(Records supplied begins)

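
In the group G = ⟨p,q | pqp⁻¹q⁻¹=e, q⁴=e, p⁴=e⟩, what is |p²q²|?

Compute successive powers until reaching e:
  (p²q²)¹ = p²q², (p²q²)² = e.
The smallest positive k with (p²q²)ᵏ = e is 2.

Answer: 2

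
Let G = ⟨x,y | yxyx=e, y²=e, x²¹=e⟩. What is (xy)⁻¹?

The order of (xy) is 2 (smallest k with (xy)ᵏ = e), so (xy)⁻¹ = (xy)¹ = xy.
Check: (xy) · (xy) → (xy) · x = y;   y · y = e, giving e as required.

Answer: xy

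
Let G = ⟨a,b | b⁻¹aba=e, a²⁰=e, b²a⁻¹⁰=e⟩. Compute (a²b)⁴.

Compute successive powers of (a²b), reducing at each step:
  (a²b)²: (a²b) · a² = b;   b · b = a¹⁰
  (a²b)³: (a¹⁰) · a² = a¹²;   (a¹²) · b = a²b⁻¹
  (a²b)⁴: (a²b⁻¹) · a² = b⁻¹;   (b⁻¹) · b = e

Answer: e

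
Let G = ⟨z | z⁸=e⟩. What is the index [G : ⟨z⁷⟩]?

First find ord(z⁷) by computing successive powers:
  (z⁷)¹ = z⁷, (z⁷)² = z⁶, (z⁷)³ = z⁵, (z⁷)⁴ = z⁴, (z⁷)⁵ = z³, (z⁷)⁶ = z², (z⁷)⁷ = z, (z⁷)⁸ = e.
So |⟨z⁷⟩| = ord(z⁷) = 8. With |G| = 8, by Lagrange [G : ⟨z⁷⟩] = 8/8 = 1.

Answer: 1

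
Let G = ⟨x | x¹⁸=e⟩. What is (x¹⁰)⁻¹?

The order of (x¹⁰) is 9 (smallest k with (x¹⁰)ᵏ = e), so (x¹⁰)⁻¹ = (x¹⁰)⁸ = x⁸.
Check: (x¹⁰) · (x⁸) → (x¹⁰) · x⁸ = e, giving e as required.

Answer: x⁸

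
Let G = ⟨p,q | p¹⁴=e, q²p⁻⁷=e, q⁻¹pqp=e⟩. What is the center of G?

An element z ∈ Z(G) iff z commutes with every generator.
For example p⁷ is central: (p⁷)·p = p⁸ = p·(p⁷); (p⁷)·q = q⁻¹ = q·(p⁷).
Whereas p ∉ Z(G) since p·q = pq ≠ p⁶q⁻¹ = q·p.
Checking each of the 28 elements this way gives Z(G) = {e, p⁷}, of order 2.

Answer: {e, p⁷}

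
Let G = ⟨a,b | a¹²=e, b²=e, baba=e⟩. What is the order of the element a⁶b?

Compute successive powers until reaching e:
  (a⁶b)¹ = a⁶b, (a⁶b)² = e.
The smallest positive k with (a⁶b)ᵏ = e is 2.

Answer: 2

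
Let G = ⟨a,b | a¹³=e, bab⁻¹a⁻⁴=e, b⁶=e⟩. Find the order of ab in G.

Compute successive powers until reaching e:
  (ab)¹ = ab, (ab)² = a⁵b², (ab)³ = a⁸b³, (ab)⁴ = a⁷b⁴, (ab)⁵ = a³b⁵, (ab)⁶ = e.
The smallest positive k with (ab)ᵏ = e is 6.

Answer: 6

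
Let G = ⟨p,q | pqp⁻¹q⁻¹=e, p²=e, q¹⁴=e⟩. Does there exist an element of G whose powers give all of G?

|G| = 28, but the maximum element order in G is 14 < 28. No single element generates all of G, so G is not cyclic.

Answer: No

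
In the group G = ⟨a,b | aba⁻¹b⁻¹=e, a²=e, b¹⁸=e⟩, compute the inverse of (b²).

The order of (b²) is 9 (smallest k with (b²)ᵏ = e), so (b²)⁻¹ = (b²)⁸ = b¹⁶.
Check: (b²) · (b¹⁶) → (b²) · b¹⁶ = e, giving e as required.

Answer: b¹⁶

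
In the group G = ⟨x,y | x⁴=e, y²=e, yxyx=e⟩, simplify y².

Compute successive powers of y, reducing at each step:
  y²: y · y = e

Answer: e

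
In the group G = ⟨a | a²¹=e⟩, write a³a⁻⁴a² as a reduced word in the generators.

Multiply left to right, reducing at each step:
  (a³) · a⁻⁴ = a²⁰
  (a²⁰) · a² = a

Answer: a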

(Records supplied ends)

To do>
Repeating the listing in full, word for word, is the required output.

Solution to this exercise>
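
In the group G = ⟨p,q | pqp⁻¹q⁻¹=e, q⁴=e, p⁴=e⟩, what is |p²q²|?

Compute successive powers until reaching e:
  (p²q²)¹ = p²q², (p²q²)² = e.
The smallest positive k with (p²q²)ᵏ = e is 2.

Answer: 2

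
Let G = ⟨x,y | yxyx=e, y²=e, x²¹=e⟩. What is (xy)⁻¹?

The order of (xy) is 2 (smallest k with (xy)ᵏ = e), so (xy)⁻¹ = (xy)¹ = xy.
Check: (xy) · (xy) → (xy) · x = y;   y · y = e, giving e as required.

Answer: xy

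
Let G = ⟨a,b | b⁻¹aba=e, a²⁰=e, b²a⁻¹⁰=e⟩. Compute (a²b)⁴.

Compute successive powers of (a²b), reducing at each step:
  (a²b)²: (a²b) · a² = b;   b · b = a¹⁰
  (a²b)³: (a¹⁰) · a² = a¹²;   (a¹²) · b = a²b⁻¹
  (a²b)⁴: (a²b⁻¹) · a² = b⁻¹;   (b⁻¹) · b = e

Answer: e

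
Let G = ⟨z | z⁸=e⟩. What is the index [G : ⟨z⁷⟩]?

First find ord(z⁷) by computing successive powers:
  (z⁷)¹ = z⁷, (z⁷)² = z⁶, (z⁷)³ = z⁵, (z⁷)⁴ = z⁴, (z⁷)⁵ = z³, (z⁷)⁶ = z², (z⁷)⁷ = z, (z⁷)⁸ = e.
So |⟨z⁷⟩| = ord(z⁷) = 8. With |G| = 8, by Lagrange [G : ⟨z⁷⟩] = 8/8 = 1.

Answer: 1

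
Let G = ⟨x | x¹⁸=e⟩. What is (x¹⁰)⁻¹?

The order of (x¹⁰) is 9 (smallest k with (x¹⁰)ᵏ = e), so (x¹⁰)⁻¹ = (x¹⁰)⁸ = x⁸.
Check: (x¹⁰) · (x⁸) → (x¹⁰) · x⁸ = e, giving e as required.

Answer: x⁸

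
Let G = ⟨p,q | p¹⁴=e, q²p⁻⁷=e, q⁻¹pqp=e⟩. What is the center of G?

An element z ∈ Z(G) iff z commutes with every generator.
For example p⁷ is central: (p⁷)·p = p⁸ = p·(p⁷); (p⁷)·q = q⁻¹ = q·(p⁷).
Whereas p ∉ Z(G) since p·q = pq ≠ p⁶q⁻¹ = q·p.
Checking each of the 28 elements this way gives Z(G) = {e, p⁷}, of order 2.

Answer: {e, p⁷}

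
Let G = ⟨a,b | a¹²=e, b²=e, baba=e⟩. What is the order of the element a⁶b?

Compute successive powers until reaching e:
  (a⁶b)¹ = a⁶b, (a⁶b)² = e.
The smallest positive k with (a⁶b)ᵏ = e is 2.

Answer: 2

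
Let G = ⟨a,b | a¹³=e, bab⁻¹a⁻⁴=e, b⁶=e⟩. Find the order of ab in G.

Compute successive powers until reaching e:
  (ab)¹ = ab, (ab)² = a⁵b², (ab)³ = a⁸b³, (ab)⁴ = a⁷b⁴, (ab)⁵ = a³b⁵, (ab)⁶ = e.
The smallest positive k with (ab)ᵏ = e is 6.

Answer: 6

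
Let G = ⟨p,q | pqp⁻¹q⁻¹=e, p²=e, q¹⁴=e⟩. Does there exist an element of G whose powers give all of G?

|G| = 28, but the maximum element order in G is 14 < 28. No single element generates all of G, so G is not cyclic.

Answer: No

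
In the group G = ⟨a,b | aba⁻¹b⁻¹=e, a²=e, b¹⁸=e⟩, compute the inverse of (b²).

The order of (b²) is 9 (smallest k with (b²)ᵏ = e), so (b²)⁻¹ = (b²)⁸ = b¹⁶.
Check: (b²) · (b¹⁶) → (b²) · b¹⁶ = e, giving e as required.

Answer: b¹⁶

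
In the group G = ⟨x,y | x⁴=e, y²=e, yxyx=e⟩, simplify y².

Compute successive powers of y, reducing at each step:
  y²: y · y = e

Answer: e

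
In the group G = ⟨a | a²¹=e⟩, write a³a⁻⁴a² as a reduced word in the generators.

Multiply left to right, reducing at each step:
  (a³) · a⁻⁴ = a²⁰
  (a²⁰) · a² = a

Answer: a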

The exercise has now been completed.